[Extracted data entries]
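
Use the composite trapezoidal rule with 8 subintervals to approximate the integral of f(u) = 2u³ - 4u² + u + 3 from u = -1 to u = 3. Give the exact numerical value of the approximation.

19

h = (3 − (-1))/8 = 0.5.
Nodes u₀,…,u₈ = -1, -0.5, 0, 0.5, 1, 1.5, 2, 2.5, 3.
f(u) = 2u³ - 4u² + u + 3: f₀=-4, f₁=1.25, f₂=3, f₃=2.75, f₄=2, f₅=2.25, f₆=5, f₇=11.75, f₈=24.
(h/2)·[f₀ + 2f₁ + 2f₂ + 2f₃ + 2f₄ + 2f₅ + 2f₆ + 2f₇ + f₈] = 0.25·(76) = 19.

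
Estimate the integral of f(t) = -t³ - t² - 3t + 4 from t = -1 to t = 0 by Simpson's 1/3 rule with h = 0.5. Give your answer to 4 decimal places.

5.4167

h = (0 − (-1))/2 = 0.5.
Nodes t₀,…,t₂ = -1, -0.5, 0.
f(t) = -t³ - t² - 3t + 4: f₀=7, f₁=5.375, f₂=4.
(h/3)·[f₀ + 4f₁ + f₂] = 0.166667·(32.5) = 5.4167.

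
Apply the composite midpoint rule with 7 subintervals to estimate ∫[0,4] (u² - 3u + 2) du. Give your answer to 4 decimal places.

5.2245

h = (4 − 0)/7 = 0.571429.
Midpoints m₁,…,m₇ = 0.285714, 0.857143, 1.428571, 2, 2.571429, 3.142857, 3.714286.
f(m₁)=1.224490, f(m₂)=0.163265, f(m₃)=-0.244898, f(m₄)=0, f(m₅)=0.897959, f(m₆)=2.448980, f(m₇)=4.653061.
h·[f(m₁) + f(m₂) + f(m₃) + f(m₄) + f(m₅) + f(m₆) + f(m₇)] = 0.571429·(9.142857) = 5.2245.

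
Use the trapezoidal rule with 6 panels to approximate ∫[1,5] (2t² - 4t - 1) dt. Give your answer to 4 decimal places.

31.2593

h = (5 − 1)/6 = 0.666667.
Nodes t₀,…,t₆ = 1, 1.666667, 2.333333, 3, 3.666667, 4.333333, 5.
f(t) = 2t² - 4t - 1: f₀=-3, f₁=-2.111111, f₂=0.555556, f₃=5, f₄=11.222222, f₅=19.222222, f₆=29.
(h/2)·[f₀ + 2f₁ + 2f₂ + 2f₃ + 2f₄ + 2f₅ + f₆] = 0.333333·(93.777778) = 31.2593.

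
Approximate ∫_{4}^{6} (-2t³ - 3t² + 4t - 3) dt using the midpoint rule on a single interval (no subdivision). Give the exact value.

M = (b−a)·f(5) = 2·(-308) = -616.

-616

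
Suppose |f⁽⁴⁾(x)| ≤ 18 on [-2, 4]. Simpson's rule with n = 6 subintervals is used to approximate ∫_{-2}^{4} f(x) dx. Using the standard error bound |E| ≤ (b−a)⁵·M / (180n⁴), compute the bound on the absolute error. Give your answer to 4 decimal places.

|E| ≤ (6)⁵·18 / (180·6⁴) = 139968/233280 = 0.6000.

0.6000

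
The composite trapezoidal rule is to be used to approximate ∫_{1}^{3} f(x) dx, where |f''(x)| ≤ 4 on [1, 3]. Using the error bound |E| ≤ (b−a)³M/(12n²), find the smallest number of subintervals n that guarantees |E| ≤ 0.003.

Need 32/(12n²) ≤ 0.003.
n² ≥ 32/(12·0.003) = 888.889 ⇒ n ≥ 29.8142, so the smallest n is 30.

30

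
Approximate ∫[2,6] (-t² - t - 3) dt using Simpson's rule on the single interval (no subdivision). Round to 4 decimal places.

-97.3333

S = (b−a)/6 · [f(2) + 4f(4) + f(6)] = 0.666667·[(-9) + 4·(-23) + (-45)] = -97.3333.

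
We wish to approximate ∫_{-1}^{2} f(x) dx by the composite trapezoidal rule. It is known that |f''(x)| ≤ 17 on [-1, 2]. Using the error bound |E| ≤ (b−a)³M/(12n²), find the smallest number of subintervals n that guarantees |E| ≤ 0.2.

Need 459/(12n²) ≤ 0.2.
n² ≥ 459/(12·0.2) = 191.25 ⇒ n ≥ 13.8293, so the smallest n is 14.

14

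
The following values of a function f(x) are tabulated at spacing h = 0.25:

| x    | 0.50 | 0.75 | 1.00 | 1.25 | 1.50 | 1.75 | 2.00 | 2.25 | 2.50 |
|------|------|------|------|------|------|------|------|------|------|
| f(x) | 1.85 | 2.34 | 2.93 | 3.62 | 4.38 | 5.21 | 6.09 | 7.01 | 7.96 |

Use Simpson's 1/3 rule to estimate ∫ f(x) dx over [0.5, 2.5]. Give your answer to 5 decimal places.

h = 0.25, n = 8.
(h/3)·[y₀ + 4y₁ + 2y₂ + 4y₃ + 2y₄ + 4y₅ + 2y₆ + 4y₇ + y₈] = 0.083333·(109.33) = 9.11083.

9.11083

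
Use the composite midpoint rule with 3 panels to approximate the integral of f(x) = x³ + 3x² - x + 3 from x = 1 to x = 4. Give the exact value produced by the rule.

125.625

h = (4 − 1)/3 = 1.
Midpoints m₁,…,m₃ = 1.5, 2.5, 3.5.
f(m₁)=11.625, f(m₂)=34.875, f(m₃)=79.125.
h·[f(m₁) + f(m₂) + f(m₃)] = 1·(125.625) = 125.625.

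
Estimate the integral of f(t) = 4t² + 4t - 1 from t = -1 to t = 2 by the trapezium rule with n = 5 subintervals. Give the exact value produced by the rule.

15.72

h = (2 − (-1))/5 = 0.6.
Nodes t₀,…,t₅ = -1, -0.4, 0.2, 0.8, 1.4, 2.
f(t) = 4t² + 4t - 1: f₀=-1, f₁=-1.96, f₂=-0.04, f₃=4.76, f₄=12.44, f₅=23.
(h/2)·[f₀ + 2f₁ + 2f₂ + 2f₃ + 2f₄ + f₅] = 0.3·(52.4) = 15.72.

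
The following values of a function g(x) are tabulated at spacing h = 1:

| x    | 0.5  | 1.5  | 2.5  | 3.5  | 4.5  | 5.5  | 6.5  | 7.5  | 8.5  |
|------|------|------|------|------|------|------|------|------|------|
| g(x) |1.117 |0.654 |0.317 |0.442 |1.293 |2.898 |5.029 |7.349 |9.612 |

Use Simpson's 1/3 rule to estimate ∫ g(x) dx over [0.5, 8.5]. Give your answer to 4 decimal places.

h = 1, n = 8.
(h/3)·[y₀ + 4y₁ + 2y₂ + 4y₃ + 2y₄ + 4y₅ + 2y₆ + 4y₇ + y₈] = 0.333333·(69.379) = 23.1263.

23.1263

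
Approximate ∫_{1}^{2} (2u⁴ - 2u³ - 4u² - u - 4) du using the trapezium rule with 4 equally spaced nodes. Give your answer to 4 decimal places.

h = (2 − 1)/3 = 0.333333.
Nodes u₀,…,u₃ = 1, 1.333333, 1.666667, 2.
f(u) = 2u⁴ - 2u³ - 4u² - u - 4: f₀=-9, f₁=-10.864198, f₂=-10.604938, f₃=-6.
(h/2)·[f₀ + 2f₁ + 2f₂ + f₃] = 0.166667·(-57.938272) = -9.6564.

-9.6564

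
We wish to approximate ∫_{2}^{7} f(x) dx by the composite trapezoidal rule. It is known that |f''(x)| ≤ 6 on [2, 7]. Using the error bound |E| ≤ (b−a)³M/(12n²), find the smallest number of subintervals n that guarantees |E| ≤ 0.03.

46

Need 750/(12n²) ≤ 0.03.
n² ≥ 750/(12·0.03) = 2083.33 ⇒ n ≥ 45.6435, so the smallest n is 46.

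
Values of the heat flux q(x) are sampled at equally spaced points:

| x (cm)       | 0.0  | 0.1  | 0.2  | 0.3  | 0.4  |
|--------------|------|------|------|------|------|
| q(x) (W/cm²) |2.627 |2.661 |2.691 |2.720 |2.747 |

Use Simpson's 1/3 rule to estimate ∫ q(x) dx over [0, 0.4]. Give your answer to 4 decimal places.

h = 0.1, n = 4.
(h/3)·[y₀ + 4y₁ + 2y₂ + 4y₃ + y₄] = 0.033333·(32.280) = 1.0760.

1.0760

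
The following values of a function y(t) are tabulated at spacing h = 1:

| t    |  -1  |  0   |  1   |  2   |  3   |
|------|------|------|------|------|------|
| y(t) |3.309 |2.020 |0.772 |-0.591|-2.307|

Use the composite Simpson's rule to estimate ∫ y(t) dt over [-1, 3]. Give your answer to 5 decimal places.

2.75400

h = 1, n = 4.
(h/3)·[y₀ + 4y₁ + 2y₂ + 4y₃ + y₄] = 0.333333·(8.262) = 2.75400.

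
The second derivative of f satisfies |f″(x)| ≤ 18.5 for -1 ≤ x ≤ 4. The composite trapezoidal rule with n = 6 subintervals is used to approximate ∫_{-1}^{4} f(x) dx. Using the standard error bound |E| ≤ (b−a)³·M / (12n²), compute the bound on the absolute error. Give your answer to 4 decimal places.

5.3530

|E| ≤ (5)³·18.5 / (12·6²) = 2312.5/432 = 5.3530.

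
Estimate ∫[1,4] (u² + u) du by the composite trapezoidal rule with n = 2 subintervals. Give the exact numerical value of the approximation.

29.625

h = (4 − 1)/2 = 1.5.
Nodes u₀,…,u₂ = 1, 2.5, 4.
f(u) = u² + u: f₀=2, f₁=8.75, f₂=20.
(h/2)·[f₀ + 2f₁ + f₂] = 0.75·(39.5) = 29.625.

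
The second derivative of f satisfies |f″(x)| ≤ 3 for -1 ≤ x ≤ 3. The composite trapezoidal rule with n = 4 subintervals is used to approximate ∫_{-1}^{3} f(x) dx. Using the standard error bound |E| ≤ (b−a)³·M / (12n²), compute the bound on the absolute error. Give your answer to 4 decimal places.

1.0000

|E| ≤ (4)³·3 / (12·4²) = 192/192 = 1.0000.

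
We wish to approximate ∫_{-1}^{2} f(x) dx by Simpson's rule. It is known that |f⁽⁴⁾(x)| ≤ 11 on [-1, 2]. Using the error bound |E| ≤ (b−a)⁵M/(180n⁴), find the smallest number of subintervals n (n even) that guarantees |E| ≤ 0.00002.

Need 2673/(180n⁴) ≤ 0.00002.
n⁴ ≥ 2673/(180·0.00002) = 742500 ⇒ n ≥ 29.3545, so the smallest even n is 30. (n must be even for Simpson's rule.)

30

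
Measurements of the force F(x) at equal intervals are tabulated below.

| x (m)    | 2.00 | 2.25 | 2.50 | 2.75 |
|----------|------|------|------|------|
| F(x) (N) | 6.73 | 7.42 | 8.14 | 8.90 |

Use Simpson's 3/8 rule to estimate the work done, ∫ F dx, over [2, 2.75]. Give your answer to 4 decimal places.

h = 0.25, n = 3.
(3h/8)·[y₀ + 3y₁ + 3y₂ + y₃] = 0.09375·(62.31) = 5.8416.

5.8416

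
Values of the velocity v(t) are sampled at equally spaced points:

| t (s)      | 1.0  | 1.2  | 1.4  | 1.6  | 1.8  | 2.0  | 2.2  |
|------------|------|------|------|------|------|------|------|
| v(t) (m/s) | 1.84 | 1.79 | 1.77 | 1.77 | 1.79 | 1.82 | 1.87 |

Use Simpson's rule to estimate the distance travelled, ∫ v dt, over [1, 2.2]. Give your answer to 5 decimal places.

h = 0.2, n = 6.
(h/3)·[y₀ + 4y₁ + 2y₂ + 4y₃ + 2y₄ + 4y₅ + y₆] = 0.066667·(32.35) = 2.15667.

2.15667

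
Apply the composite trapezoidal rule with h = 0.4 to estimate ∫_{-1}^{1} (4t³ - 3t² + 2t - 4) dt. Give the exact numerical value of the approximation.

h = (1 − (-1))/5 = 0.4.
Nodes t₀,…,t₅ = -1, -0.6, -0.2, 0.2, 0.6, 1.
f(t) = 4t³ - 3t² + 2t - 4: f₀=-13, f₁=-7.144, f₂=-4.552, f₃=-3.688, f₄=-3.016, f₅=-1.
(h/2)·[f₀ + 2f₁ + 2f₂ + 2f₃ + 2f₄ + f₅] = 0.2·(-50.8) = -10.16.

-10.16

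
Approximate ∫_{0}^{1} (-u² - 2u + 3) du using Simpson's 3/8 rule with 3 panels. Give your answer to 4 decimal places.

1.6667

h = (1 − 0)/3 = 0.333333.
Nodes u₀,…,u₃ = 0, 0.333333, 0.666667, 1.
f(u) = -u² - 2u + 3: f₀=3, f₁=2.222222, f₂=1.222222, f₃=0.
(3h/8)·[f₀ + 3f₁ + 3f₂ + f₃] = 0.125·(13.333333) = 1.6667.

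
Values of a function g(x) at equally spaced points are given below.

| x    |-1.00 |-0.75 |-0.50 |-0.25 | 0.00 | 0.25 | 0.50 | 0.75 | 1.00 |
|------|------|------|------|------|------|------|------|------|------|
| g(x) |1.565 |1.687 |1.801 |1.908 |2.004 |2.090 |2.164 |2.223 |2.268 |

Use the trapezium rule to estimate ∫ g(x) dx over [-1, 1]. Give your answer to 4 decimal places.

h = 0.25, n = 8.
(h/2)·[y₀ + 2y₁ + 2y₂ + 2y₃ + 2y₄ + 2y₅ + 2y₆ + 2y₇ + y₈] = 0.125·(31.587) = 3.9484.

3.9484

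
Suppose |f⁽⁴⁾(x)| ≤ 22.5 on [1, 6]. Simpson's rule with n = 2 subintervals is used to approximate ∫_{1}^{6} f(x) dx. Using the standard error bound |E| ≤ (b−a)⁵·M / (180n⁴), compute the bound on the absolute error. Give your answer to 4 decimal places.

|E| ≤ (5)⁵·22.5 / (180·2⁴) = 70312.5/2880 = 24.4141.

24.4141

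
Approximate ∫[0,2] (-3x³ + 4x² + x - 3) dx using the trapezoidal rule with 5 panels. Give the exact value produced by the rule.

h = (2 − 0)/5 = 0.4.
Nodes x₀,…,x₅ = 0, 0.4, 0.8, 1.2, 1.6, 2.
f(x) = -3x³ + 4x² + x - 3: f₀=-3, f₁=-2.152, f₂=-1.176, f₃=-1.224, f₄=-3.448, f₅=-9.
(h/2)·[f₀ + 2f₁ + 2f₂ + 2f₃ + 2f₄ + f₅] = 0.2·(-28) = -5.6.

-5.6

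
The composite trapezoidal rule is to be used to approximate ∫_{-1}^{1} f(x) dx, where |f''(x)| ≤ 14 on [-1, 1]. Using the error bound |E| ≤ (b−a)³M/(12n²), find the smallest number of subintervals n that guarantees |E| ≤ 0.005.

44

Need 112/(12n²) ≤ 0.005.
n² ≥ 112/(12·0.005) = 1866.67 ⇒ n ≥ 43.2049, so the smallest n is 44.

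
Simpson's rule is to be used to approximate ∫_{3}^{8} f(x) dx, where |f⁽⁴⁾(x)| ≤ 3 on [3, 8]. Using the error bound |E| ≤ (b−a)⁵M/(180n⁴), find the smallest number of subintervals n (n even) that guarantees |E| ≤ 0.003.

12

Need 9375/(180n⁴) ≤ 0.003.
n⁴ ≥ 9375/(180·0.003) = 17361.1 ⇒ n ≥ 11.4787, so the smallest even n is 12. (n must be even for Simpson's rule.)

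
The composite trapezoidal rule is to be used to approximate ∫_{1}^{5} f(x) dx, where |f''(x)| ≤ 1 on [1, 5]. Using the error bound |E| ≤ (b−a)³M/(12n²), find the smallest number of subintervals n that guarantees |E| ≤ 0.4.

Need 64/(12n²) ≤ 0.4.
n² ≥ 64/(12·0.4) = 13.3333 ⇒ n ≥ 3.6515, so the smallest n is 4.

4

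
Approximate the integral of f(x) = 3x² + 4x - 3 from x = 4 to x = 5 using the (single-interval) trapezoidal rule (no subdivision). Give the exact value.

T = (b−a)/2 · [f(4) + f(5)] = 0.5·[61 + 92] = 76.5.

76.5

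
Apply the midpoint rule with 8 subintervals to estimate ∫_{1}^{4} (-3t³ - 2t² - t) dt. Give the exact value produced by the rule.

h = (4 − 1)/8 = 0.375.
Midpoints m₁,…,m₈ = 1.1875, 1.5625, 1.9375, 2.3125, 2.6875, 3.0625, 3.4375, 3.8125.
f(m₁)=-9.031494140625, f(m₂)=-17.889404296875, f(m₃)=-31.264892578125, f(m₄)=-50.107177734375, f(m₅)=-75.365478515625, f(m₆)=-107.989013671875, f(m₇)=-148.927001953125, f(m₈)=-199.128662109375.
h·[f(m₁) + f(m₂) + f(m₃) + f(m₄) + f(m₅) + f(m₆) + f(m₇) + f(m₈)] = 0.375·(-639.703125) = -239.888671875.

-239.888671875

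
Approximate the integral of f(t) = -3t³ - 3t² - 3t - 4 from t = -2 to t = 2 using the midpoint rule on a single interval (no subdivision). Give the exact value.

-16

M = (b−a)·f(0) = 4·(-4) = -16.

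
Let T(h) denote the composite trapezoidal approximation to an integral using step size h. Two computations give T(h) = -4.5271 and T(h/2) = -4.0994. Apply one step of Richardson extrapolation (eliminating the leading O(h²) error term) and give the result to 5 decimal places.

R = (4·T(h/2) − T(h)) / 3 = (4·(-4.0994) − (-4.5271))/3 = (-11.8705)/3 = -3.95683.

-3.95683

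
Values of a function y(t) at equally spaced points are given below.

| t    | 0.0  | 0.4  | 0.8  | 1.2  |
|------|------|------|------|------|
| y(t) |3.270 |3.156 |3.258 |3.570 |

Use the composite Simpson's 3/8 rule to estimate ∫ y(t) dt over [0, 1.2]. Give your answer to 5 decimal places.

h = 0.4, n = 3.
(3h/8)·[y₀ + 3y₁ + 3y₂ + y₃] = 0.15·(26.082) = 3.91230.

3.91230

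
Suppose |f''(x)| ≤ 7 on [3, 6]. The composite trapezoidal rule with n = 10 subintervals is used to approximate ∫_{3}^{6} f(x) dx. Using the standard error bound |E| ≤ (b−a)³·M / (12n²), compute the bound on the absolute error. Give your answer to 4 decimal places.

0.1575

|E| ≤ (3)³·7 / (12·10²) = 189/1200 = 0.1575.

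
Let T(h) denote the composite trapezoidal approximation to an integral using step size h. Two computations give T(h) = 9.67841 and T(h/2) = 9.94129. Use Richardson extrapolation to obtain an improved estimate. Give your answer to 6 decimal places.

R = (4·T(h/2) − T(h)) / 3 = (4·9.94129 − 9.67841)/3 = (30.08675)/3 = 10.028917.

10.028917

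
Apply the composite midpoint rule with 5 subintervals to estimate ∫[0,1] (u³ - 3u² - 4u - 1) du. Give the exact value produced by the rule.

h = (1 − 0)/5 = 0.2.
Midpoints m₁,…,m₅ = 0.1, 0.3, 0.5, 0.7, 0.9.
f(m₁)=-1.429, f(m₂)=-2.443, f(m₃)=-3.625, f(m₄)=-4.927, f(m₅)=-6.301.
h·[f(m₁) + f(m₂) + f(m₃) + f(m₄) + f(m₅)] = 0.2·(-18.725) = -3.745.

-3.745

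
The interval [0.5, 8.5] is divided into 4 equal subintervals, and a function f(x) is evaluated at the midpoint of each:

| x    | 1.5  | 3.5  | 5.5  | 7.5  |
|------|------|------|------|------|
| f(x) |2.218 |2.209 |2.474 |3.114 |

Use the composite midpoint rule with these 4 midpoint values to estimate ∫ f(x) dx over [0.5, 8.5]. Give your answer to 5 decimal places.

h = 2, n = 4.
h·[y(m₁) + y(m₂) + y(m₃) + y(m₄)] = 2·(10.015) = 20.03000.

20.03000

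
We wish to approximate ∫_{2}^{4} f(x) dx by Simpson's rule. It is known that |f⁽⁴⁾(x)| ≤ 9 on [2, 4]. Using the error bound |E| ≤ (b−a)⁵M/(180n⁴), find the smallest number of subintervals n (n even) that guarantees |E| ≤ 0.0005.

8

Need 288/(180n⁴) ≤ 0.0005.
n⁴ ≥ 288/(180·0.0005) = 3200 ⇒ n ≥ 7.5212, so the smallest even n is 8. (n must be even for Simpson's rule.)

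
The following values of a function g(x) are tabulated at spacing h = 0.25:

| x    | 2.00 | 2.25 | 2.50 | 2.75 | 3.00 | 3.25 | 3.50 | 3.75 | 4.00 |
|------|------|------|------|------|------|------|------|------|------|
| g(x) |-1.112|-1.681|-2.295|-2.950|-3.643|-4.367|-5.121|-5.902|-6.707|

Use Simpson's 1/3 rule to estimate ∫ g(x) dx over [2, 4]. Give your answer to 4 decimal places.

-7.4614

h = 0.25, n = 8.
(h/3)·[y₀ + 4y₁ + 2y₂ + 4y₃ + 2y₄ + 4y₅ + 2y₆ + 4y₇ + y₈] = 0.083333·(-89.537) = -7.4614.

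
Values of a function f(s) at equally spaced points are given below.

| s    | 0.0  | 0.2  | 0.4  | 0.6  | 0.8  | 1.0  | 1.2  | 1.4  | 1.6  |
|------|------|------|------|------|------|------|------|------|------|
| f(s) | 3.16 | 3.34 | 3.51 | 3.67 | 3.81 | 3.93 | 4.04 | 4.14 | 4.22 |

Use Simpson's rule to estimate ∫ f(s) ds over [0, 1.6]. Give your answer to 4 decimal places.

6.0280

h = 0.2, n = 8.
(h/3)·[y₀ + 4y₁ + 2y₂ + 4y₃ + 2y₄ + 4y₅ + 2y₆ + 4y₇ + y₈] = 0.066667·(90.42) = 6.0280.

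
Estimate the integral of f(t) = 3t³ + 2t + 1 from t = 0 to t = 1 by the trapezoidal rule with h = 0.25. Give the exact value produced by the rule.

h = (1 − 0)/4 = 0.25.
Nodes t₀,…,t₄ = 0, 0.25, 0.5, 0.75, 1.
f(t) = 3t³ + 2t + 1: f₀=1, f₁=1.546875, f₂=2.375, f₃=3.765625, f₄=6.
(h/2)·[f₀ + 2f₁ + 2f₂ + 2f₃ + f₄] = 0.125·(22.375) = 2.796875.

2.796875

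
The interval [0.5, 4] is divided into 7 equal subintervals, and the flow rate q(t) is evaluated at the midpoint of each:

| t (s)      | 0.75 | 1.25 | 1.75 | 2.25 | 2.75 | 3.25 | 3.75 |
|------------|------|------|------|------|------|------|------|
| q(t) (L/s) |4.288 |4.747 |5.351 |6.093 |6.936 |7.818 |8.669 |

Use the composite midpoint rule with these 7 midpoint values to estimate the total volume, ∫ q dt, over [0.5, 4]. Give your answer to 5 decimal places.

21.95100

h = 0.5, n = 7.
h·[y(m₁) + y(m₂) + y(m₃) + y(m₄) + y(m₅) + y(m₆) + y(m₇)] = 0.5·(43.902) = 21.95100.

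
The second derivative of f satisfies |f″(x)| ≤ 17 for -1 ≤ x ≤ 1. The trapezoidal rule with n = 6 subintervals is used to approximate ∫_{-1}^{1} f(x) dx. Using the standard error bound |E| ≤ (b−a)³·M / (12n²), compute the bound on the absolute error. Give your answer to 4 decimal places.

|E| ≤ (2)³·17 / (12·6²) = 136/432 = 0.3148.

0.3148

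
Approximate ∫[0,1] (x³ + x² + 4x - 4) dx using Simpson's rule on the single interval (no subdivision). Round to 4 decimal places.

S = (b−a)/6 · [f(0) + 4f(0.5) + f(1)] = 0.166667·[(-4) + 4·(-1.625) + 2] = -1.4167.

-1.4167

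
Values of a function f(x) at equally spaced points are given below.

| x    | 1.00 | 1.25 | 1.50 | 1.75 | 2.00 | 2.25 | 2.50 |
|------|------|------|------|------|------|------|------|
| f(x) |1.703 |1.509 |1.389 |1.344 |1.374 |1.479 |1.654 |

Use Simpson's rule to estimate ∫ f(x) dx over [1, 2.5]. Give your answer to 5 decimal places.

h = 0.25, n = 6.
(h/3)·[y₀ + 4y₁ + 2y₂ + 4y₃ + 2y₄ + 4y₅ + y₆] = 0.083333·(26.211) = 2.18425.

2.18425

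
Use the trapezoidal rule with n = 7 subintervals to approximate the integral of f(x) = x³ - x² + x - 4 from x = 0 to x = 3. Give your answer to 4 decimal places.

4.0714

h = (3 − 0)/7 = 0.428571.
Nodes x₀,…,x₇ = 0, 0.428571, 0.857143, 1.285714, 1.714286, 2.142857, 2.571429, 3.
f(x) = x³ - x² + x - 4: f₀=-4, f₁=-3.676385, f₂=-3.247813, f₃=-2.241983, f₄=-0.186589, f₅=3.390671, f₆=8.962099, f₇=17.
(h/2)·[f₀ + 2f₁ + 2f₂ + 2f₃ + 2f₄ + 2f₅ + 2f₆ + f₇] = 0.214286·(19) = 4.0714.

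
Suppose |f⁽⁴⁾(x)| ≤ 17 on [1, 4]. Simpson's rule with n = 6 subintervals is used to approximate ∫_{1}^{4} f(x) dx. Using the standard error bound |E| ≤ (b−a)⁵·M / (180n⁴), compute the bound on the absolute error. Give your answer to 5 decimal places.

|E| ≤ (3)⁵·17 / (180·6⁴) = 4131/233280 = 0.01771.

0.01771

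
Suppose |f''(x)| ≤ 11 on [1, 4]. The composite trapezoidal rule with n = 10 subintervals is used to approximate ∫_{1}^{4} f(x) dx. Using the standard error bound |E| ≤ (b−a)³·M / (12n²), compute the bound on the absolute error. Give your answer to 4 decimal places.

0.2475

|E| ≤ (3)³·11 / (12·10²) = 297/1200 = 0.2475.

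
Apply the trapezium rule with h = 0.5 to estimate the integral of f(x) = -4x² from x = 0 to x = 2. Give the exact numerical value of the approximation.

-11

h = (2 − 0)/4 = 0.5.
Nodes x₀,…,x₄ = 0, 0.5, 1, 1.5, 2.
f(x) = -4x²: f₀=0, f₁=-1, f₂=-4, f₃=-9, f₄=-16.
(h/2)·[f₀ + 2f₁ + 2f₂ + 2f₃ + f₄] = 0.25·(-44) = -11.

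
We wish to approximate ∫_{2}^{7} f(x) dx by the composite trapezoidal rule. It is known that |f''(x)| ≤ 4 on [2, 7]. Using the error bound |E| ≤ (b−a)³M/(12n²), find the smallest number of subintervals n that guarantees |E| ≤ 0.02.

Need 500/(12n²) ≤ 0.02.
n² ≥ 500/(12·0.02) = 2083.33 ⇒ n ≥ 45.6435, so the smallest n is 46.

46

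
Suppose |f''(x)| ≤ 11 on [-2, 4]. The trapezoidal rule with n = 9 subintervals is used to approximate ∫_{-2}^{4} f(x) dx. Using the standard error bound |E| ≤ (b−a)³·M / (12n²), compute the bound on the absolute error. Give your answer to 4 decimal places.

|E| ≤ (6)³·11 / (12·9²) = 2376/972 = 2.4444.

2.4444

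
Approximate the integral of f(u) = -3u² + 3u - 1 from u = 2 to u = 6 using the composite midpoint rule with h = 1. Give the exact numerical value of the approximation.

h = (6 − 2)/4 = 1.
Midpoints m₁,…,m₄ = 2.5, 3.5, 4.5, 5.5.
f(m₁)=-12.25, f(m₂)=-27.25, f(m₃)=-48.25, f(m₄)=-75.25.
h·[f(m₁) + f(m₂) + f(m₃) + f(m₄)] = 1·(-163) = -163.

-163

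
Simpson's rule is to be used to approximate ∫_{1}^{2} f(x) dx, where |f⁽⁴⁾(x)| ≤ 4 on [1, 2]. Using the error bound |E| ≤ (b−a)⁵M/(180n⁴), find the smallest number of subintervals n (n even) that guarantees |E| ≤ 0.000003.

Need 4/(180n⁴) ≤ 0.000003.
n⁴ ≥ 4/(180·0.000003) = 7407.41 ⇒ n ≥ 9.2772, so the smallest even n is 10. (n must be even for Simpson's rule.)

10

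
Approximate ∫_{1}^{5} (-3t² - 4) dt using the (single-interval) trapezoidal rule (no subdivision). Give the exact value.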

*PROBLEM STATEMENT*
Extract every line above containing the word "following".

*RESULT OF THE TASK*
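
The following values of a function f(x) are tabulated at spacing h = 0.25:
The following values of a function g(x) are tabulated at spacing h = 1:
The following values of a function y(t) are tabulated at spacing h = 1:
The following values of a function g(x) are tabulated at spacing h = 0.25: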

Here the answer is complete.